In the listing below, locate the line that contains "- Jensen: €23/shift;" and the line that contains "- Fri afternoon: Mendoza, Xiong, Rossi, Ito, Cho, and". Restate word for word those two lines and every line between them, and nothing else.
++++++
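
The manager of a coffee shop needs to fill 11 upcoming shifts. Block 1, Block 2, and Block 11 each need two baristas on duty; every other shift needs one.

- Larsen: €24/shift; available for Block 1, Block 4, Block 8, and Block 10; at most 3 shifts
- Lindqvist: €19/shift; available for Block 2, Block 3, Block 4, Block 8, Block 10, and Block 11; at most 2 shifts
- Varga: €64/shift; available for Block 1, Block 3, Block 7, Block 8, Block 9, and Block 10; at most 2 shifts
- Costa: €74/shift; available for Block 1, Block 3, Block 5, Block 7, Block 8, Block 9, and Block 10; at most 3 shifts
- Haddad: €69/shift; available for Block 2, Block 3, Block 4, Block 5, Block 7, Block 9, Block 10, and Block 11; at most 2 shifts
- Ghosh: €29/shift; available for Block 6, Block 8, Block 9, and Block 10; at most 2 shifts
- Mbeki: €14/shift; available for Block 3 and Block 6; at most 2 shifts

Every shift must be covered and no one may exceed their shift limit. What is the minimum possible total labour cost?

€536

Block 2 can only be covered by Lindqvist and Haddad, so that assignment is forced.
Block 11 can only be covered by Lindqvist and Haddad, so that assignment is forced.
Picking the cheapest available barista for each shift independently would cost €511, but that ignores the shift limits.
An optimal schedule: Block 1→Larsen+Varga, Block 2→Lindqvist+Haddad, Block 3→Mbeki, Block 4→Larsen, Block 5→Costa, Block 6→Mbeki, Block 7→Varga, Block 8→Larsen, Block 9→Ghosh, Block 10→Ghosh, Block 11→Lindqvist+Haddad.
Total: 24 + 64 + 19 + 69 + 14 + 24 + 74 + 14 + 64 + 24 + 29 + 29 + 19 + 69 = €536.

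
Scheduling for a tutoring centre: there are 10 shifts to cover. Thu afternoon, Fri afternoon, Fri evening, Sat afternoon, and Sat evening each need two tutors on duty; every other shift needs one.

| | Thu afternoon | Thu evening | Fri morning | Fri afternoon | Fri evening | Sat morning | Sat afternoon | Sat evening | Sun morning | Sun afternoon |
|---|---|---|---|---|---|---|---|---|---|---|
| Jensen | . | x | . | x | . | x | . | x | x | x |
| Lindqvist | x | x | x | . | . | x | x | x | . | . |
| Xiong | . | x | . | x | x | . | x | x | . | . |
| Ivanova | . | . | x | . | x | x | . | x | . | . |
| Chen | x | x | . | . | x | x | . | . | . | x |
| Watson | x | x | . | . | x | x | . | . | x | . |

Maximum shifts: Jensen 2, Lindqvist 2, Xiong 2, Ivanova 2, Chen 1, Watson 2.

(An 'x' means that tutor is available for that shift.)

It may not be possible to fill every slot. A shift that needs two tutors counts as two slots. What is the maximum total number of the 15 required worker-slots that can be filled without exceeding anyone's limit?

Total capacity across all tutors is 2+2+2+2+1+2 = 11, and 15 slots are needed, so at most 11 can be filled.
An assignment achieving 11: Thu afternoon→Watson, Fri morning→Lindqvist, Fri afternoon→Jensen+Xiong, Fri evening→Ivanova+Watson, Sat afternoon→Lindqvist+Xiong, Sat evening→Ivanova, Sun morning→Jensen, Sun afternoon→Chen.
Loads: Jensen 2/2, Lindqvist 2/2, Xiong 2/2, Ivanova 2/2, Chen 1/1, Watson 2/2.

11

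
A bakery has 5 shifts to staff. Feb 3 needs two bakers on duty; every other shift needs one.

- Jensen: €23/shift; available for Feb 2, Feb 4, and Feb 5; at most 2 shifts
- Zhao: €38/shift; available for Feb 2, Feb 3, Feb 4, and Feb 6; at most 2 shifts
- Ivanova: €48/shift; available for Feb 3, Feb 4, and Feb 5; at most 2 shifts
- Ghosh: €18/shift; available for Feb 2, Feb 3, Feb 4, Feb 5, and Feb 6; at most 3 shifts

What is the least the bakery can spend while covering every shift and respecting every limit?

€138

Picking the cheapest available baker for each shift independently would cost €128, but that ignores the shift limits.
An optimal schedule: Feb 2→Ghosh, Feb 3→Ghosh+Zhao, Feb 4→Jensen, Feb 5→Jensen, Feb 6→Ghosh.
Total: 18 + 18 + 38 + 23 + 23 + 18 = €138.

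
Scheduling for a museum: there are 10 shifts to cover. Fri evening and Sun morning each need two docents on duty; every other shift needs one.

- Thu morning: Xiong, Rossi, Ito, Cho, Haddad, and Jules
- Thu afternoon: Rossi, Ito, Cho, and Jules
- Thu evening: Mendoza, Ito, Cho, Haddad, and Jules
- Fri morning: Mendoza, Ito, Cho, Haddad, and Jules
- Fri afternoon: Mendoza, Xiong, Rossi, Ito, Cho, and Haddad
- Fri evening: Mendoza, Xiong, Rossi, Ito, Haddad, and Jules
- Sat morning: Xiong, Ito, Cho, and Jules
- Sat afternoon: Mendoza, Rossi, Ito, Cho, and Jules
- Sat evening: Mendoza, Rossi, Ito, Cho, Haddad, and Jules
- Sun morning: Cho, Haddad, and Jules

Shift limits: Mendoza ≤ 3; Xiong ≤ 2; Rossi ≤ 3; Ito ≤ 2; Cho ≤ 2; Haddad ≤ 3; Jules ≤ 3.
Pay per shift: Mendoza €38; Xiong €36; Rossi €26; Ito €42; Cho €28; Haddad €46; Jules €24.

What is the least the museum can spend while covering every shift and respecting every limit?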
++++++
** Response box **
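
- Jensen: €23/shift; available for Feb 2, Feb 4, and Feb 5; at most 2 shifts
- Zhao: €38/shift; available for Feb 2, Feb 3, Feb 4, and Feb 6; at most 2 shifts
- Ivanova: €48/shift; available for Feb 3, Feb 4, and Feb 5; at most 2 shifts
- Ghosh: €18/shift; available for Feb 2, Feb 3, Feb 4, Feb 5, and Feb 6; at most 3 shifts

What is the least the bakery can spend while covering every shift and respecting every limit?

€138

Picking the cheapest available baker for each shift independently would cost €128, but that ignores the shift limits.
An optimal schedule: Feb 2→Ghosh, Feb 3→Ghosh+Zhao, Feb 4→Jensen, Feb 5→Jensen, Feb 6→Ghosh.
Total: 18 + 18 + 38 + 23 + 23 + 18 = €138.

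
Scheduling for a museum: there are 10 shifts to cover. Fri evening and Sun morning each need two docents on duty; every other shift needs one.

- Thu morning: Xiong, Rossi, Ito, Cho, Haddad, and Jules
- Thu afternoon: Rossi, Ito, Cho, and Jules
- Thu evening: Mendoza, Ito, Cho, Haddad, and Jules
- Fri morning: Mendoza, Ito, Cho, Haddad, and Jules
- Fri afternoon: Mendoza, Xiong, Rossi, Ito, Cho, and Haddad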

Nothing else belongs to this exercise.